(Collected data)
══════════════════════════════

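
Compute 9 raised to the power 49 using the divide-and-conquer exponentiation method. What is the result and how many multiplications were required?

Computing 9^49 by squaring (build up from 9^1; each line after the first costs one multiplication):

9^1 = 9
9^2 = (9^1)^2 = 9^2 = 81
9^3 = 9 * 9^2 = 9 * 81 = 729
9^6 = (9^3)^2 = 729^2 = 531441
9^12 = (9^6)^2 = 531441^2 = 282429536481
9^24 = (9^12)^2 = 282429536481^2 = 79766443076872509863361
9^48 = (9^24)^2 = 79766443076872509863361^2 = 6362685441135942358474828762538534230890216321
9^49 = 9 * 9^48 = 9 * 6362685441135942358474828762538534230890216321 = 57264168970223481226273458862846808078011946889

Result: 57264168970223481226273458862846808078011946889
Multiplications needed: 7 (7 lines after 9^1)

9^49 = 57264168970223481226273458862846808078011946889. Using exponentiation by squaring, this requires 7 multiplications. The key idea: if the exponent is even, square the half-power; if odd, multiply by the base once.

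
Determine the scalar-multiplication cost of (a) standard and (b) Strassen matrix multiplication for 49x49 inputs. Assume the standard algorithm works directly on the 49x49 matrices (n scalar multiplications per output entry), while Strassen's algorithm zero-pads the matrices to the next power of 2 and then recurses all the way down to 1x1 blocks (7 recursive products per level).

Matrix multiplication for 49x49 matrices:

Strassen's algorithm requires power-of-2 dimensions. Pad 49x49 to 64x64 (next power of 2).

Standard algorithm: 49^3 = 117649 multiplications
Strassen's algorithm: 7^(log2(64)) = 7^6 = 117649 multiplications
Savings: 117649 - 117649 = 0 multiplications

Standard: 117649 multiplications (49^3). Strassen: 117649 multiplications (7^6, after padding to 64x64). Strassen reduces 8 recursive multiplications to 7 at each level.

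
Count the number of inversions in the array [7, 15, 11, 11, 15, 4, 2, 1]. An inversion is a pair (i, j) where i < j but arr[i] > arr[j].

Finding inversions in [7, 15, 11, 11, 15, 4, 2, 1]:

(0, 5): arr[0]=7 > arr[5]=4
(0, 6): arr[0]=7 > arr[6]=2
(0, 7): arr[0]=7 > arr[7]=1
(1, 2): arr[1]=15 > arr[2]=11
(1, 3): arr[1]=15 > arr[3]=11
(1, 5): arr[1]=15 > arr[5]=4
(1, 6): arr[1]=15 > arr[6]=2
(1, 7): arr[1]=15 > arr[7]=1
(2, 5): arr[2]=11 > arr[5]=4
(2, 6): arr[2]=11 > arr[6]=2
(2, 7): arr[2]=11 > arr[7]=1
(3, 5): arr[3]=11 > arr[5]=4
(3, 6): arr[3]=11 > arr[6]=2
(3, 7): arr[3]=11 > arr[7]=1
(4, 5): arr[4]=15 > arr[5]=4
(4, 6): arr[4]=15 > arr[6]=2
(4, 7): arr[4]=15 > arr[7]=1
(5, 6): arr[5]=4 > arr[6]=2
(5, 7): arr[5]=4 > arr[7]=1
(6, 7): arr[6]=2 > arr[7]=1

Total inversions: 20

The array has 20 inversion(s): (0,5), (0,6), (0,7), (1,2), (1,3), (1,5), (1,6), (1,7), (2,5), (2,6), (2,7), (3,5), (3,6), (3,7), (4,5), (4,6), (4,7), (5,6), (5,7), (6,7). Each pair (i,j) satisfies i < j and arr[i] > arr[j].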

══════════════════════════════

Task instructions — In your response, give all the records again with nothing altered.

Finished exercise —
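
Compute 9 raised to the power 49 using the divide-and-conquer exponentiation method. What is the result and how many multiplications were required?

Computing 9^49 by squaring (build up from 9^1; each line after the first costs one multiplication):

9^1 = 9
9^2 = (9^1)^2 = 9^2 = 81
9^3 = 9 * 9^2 = 9 * 81 = 729
9^6 = (9^3)^2 = 729^2 = 531441
9^12 = (9^6)^2 = 531441^2 = 282429536481
9^24 = (9^12)^2 = 282429536481^2 = 79766443076872509863361
9^48 = (9^24)^2 = 79766443076872509863361^2 = 6362685441135942358474828762538534230890216321
9^49 = 9 * 9^48 = 9 * 6362685441135942358474828762538534230890216321 = 57264168970223481226273458862846808078011946889

Result: 57264168970223481226273458862846808078011946889
Multiplications needed: 7 (7 lines after 9^1)

9^49 = 57264168970223481226273458862846808078011946889. Using exponentiation by squaring, this requires 7 multiplications. The key idea: if the exponent is even, square the half-power; if odd, multiply by the base once.

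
Determine the scalar-multiplication cost of (a) standard and (b) Strassen matrix multiplication for 49x49 inputs. Assume the standard algorithm works directly on the 49x49 matrices (n scalar multiplications per output entry), while Strassen's algorithm zero-pads the matrices to the next power of 2 and then recurses all the way down to 1x1 blocks (7 recursive products per level).

Matrix multiplication for 49x49 matrices:

Strassen's algorithm requires power-of-2 dimensions. Pad 49x49 to 64x64 (next power of 2).

Standard algorithm: 49^3 = 117649 multiplications
Strassen's algorithm: 7^(log2(64)) = 7^6 = 117649 multiplications
Savings: 117649 - 117649 = 0 multiplications

Standard: 117649 multiplications (49^3). Strassen: 117649 multiplications (7^6, after padding to 64x64). Strassen reduces 8 recursive multiplications to 7 at each level.

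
Count the number of inversions in the array [7, 15, 11, 11, 15, 4, 2, 1]. An inversion is a pair (i, j) where i < j but arr[i] > arr[j].

Finding inversions in [7, 15, 11, 11, 15, 4, 2, 1]:

(0, 5): arr[0]=7 > arr[5]=4
(0, 6): arr[0]=7 > arr[6]=2
(0, 7): arr[0]=7 > arr[7]=1
(1, 2): arr[1]=15 > arr[2]=11
(1, 3): arr[1]=15 > arr[3]=11
(1, 5): arr[1]=15 > arr[5]=4
(1, 6): arr[1]=15 > arr[6]=2
(1, 7): arr[1]=15 > arr[7]=1
(2, 5): arr[2]=11 > arr[5]=4
(2, 6): arr[2]=11 > arr[6]=2
(2, 7): arr[2]=11 > arr[7]=1
(3, 5): arr[3]=11 > arr[5]=4
(3, 6): arr[3]=11 > arr[6]=2
(3, 7): arr[3]=11 > arr[7]=1
(4, 5): arr[4]=15 > arr[5]=4
(4, 6): arr[4]=15 > arr[6]=2
(4, 7): arr[4]=15 > arr[7]=1
(5, 6): arr[5]=4 > arr[6]=2
(5, 7): arr[5]=4 > arr[7]=1
(6, 7): arr[6]=2 > arr[7]=1

Total inversions: 20

The array has 20 inversion(s): (0,5), (0,6), (0,7), (1,2), (1,3), (1,5), (1,6), (1,7), (2,5), (2,6), (2,7), (3,5), (3,6), (3,7), (4,5), (4,6), (4,7), (5,6), (5,7), (6,7). Each pair (i,j) satisfies i < j and arr[i] > arr[j].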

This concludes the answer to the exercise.